What is needed: Go through the entries below and print, exactly, the lines starting at the one with "Among all smooth" and ending at the one with "Let J[y] denote the functional", keeping both ends and no others.

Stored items
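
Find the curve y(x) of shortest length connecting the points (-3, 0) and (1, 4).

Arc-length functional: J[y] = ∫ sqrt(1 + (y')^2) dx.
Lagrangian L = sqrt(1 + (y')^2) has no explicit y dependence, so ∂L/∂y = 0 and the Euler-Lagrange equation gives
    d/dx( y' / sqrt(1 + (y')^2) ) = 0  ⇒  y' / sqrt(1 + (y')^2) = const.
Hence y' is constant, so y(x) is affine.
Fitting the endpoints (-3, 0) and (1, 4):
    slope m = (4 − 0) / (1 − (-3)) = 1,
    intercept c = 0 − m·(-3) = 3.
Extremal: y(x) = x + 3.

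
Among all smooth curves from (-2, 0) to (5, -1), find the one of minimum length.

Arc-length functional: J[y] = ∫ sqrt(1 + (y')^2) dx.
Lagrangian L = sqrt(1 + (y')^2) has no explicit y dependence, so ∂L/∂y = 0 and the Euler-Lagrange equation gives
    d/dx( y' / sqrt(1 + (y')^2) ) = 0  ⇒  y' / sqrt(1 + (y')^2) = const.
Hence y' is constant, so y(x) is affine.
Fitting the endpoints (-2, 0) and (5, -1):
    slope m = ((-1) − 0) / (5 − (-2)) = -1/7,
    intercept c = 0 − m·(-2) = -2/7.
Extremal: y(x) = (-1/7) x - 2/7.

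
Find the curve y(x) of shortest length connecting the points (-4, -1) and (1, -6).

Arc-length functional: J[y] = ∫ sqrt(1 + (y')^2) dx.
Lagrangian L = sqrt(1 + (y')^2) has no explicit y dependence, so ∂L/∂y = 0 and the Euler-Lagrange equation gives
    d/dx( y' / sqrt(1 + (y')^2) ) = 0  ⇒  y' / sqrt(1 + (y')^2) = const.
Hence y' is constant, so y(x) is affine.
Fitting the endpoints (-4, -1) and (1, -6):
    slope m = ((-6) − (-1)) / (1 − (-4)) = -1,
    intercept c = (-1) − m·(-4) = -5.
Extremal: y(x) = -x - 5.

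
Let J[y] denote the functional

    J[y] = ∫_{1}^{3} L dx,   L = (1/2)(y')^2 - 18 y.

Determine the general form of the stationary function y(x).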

---

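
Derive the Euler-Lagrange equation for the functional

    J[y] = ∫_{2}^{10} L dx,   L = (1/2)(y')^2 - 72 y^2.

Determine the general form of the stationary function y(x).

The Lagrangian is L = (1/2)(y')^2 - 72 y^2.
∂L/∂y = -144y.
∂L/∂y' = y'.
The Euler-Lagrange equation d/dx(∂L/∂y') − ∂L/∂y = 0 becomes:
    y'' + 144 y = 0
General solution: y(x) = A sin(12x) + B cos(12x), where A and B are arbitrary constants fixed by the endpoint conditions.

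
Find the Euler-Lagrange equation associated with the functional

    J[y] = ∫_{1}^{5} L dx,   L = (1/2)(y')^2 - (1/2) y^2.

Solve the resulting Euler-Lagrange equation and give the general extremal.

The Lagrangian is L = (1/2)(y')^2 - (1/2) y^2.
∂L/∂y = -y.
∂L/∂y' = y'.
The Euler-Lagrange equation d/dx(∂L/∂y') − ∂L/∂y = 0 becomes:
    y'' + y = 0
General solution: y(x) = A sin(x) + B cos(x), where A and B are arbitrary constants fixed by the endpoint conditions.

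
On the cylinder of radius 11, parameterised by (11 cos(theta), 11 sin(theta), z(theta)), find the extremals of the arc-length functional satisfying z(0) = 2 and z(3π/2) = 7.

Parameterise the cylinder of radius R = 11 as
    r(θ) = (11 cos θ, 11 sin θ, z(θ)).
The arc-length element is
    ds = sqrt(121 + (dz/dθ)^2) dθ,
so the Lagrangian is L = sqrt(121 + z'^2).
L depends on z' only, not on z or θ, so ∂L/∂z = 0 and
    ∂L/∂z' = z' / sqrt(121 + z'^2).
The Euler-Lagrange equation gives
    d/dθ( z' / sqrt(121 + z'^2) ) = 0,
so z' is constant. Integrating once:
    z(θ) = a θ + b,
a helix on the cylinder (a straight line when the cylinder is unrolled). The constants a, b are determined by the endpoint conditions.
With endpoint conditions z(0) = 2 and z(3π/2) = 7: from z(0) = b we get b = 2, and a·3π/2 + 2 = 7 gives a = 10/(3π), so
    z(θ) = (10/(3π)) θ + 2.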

==

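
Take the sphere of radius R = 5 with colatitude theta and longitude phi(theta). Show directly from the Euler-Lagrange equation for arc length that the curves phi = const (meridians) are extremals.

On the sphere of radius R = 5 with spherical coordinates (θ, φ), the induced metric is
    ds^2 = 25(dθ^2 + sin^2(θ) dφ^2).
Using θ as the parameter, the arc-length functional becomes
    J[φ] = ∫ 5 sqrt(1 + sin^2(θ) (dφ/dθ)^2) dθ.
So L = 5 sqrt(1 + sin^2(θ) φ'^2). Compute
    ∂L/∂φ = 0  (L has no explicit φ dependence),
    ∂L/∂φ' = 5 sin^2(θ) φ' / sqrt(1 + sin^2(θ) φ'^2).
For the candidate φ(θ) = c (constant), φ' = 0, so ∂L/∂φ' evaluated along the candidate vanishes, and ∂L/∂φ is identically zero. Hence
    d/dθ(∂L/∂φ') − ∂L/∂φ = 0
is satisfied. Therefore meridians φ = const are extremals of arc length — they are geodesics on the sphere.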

The completed task:
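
Among all smooth curves from (-2, 0) to (5, -1), find the one of minimum length.

Arc-length functional: J[y] = ∫ sqrt(1 + (y')^2) dx.
Lagrangian L = sqrt(1 + (y')^2) has no explicit y dependence, so ∂L/∂y = 0 and the Euler-Lagrange equation gives
    d/dx( y' / sqrt(1 + (y')^2) ) = 0  ⇒  y' / sqrt(1 + (y')^2) = const.
Hence y' is constant, so y(x) is affine.
Fitting the endpoints (-2, 0) and (5, -1):
    slope m = ((-1) − 0) / (5 − (-2)) = -1/7,
    intercept c = 0 − m·(-2) = -2/7.
Extremal: y(x) = (-1/7) x - 2/7.

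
Find the curve y(x) of shortest length connecting the points (-4, -1) and (1, -6).

Arc-length functional: J[y] = ∫ sqrt(1 + (y')^2) dx.
Lagrangian L = sqrt(1 + (y')^2) has no explicit y dependence, so ∂L/∂y = 0 and the Euler-Lagrange equation gives
    d/dx( y' / sqrt(1 + (y')^2) ) = 0  ⇒  y' / sqrt(1 + (y')^2) = const.
Hence y' is constant, so y(x) is affine.
Fitting the endpoints (-4, -1) and (1, -6):
    slope m = ((-6) − (-1)) / (1 − (-4)) = -1,
    intercept c = (-1) − m·(-4) = -5.
Extremal: y(x) = -x - 5.

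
Let J[y] denote the functional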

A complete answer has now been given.